Task objective
Please output exactly the run of lines that starts at the line with "Dunmere: capacity 10, population 16" and ends at the last line of the records below.

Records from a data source
++++++

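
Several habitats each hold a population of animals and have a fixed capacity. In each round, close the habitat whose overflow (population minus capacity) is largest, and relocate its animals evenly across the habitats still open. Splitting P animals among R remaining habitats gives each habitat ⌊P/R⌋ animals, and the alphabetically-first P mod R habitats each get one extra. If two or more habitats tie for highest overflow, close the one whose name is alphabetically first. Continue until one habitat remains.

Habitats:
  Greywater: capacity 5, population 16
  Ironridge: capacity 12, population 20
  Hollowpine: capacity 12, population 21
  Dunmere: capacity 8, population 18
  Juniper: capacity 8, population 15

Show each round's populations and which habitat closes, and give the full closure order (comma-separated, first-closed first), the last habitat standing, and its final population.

Round 1: Dunmere=18 Greywater=16 Hollowpine=21 Ironridge=20 Juniper=15 → close Greywater (overflow 11)
  16÷4 = 4 each, +1 to first 0
Round 2: Dunmere=22 Hollowpine=25 Ironridge=24 Juniper=19 → close Dunmere (overflow 14)
  22÷3 = 7 each, +1 to first 1
Round 3: Hollowpine=33 Ironridge=31 Juniper=26 → close Hollowpine (overflow 21)
  33÷2 = 16 each, +1 to first 1
Round 4: Ironridge=48 Juniper=42 → close Ironridge (overflow 36)
  48÷1 = 48 each, +1 to first 0

Closure order: Greywater, Dunmere, Hollowpine, Ironridge
Last habitat: Juniper with 90 animals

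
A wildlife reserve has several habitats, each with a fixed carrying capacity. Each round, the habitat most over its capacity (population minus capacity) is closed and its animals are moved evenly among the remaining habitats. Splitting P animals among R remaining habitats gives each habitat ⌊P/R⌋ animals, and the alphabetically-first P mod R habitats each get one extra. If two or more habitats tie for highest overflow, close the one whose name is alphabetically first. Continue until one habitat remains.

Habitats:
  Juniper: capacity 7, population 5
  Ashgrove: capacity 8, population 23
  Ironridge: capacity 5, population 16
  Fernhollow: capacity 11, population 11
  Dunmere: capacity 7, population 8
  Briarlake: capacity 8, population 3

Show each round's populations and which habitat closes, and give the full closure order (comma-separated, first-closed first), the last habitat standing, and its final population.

Closure order: Ashgrove, Ironridge, Dunmere, Fernhollow, Juniper
Last habitat: Briarlake with 66 animals

Round 1: Ashgrove=23 Briarlake=3 Dunmere=8 Fernhollow=11 Ironridge=16 Juniper=5 → close Ashgrove (overflow 15)
  23÷5 = 4 each, +1 to first 3
Round 2: Briarlake=8 Dunmere=13 Fernhollow=16 Ironridge=20 Juniper=9 → close Ironridge (overflow 15)
  20÷4 = 5 each, +1 to first 0
Round 3: Briarlake=13 Dunmere=18 Fernhollow=21 Juniper=14 → close Dunmere (overflow 11)
  18÷3 = 6 each, +1 to first 0
Round 4: Briarlake=19 Fernhollow=27 Juniper=20 → close Fernhollow (overflow 16)
  27÷2 = 13 each, +1 to first 1
Round 5: Briarlake=33 Juniper=33 → close Juniper (overflow 26)
  33÷1 = 33 each, +1 to first 0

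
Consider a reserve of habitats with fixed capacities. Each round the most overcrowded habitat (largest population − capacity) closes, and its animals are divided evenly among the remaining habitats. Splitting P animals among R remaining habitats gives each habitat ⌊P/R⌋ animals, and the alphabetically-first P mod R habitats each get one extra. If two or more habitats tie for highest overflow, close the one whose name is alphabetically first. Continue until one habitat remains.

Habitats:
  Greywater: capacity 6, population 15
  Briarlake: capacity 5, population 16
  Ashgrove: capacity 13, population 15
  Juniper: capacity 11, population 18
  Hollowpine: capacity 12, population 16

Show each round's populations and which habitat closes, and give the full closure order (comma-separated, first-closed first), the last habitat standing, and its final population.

Round 1: Ashgrove=15 Briarlake=16 Greywater=15 Hollowpine=16 Juniper=18 → close Briarlake (overflow 11)
  16÷4 = 4 each, +1 to first 0
Round 2: Ashgrove=19 Greywater=19 Hollowpine=20 Juniper=22 → close Greywater (overflow 13)
  19÷3 = 6 each, +1 to first 1
Round 3: Ashgrove=26 Hollowpine=26 Juniper=28 → close Juniper (overflow 17)
  28÷2 = 14 each, +1 to first 0
Round 4: Ashgrove=40 Hollowpine=40 → close Hollowpine (overflow 28)
  40÷1 = 40 each, +1 to first 0

Closure order: Briarlake, Greywater, Juniper, Hollowpine
Last habitat: Ashgrove with 80 animals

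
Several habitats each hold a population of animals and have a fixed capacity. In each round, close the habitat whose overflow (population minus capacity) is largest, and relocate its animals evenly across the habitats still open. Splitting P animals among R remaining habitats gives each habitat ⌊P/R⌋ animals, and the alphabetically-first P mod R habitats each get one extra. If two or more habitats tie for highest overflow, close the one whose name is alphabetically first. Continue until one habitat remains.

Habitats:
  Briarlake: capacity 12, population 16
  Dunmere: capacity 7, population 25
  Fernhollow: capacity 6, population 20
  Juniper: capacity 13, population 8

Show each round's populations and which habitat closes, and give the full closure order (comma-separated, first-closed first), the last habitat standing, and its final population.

Round 1: Briarlake=16 Dunmere=25 Fernhollow=20 Juniper=8 → close Dunmere (overflow 18)
  25÷3 = 8 each, +1 to first 1
Round 2: Briarlake=25 Fernhollow=28 Juniper=16 → close Fernhollow (overflow 22)
  28÷2 = 14 each, +1 to first 0
Round 3: Briarlake=39 Juniper=30 → close Briarlake (overflow 27)
  39÷1 = 39 each, +1 to first 0

Closure order: Dunmere, Fernhollow, Briarlake
Last habitat: Juniper with 69 animals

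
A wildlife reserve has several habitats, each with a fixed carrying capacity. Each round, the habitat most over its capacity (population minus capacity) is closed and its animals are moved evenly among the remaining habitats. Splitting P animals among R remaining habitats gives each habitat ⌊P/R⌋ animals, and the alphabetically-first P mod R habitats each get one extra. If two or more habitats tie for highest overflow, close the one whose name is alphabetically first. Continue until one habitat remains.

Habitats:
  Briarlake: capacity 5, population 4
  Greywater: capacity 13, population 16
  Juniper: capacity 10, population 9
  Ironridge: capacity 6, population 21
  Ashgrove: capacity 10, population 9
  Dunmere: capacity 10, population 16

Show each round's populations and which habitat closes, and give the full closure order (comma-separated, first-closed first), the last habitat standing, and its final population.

Closure order: Ironridge, Dunmere, Greywater, Ashgrove, Briarlake
Last habitat: Juniper with 75 animals

Round 1: Ashgrove=9 Briarlake=4 Dunmere=16 Greywater=16 Ironridge=21 Juniper=9 → close Ironridge (overflow 15)
  21÷5 = 4 each, +1 to first 1
Round 2: Ashgrove=14 Briarlake=8 Dunmere=20 Greywater=20 Juniper=13 → close Dunmere (overflow 10)
  20÷4 = 5 each, +1 to first 0
Round 3: Ashgrove=19 Briarlake=13 Greywater=25 Juniper=18 → close Greywater (overflow 12)
  25÷3 = 8 each, +1 to first 1
Round 4: Ashgrove=28 Briarlake=21 Juniper=26 → close Ashgrove (overflow 18)
  28÷2 = 14 each, +1 to first 0
Round 5: Briarlake=35 Juniper=40 → close Briarlake (overflow 30)
  35÷1 = 35 each, +1 to first 0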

++++++

Answer section
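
  Dunmere: capacity 10, population 16

Show each round's populations and which habitat closes, and give the full closure order (comma-separated, first-closed first), the last habitat standing, and its final population.

Closure order: Ironridge, Dunmere, Greywater, Ashgrove, Briarlake
Last habitat: Juniper with 75 animals

Round 1: Ashgrove=9 Briarlake=4 Dunmere=16 Greywater=16 Ironridge=21 Juniper=9 → close Ironridge (overflow 15)
  21÷5 = 4 each, +1 to first 1
Round 2: Ashgrove=14 Briarlake=8 Dunmere=20 Greywater=20 Juniper=13 → close Dunmere (overflow 10)
  20÷4 = 5 each, +1 to first 0
Round 3: Ashgrove=19 Briarlake=13 Greywater=25 Juniper=18 → close Greywater (overflow 12)
  25÷3 = 8 each, +1 to first 1
Round 4: Ashgrove=28 Briarlake=21 Juniper=26 → close Ashgrove (overflow 18)
  28÷2 = 14 each, +1 to first 0
Round 5: Briarlake=35 Juniper=40 → close Briarlake (overflow 30)
  35÷1 = 35 each, +1 to first 0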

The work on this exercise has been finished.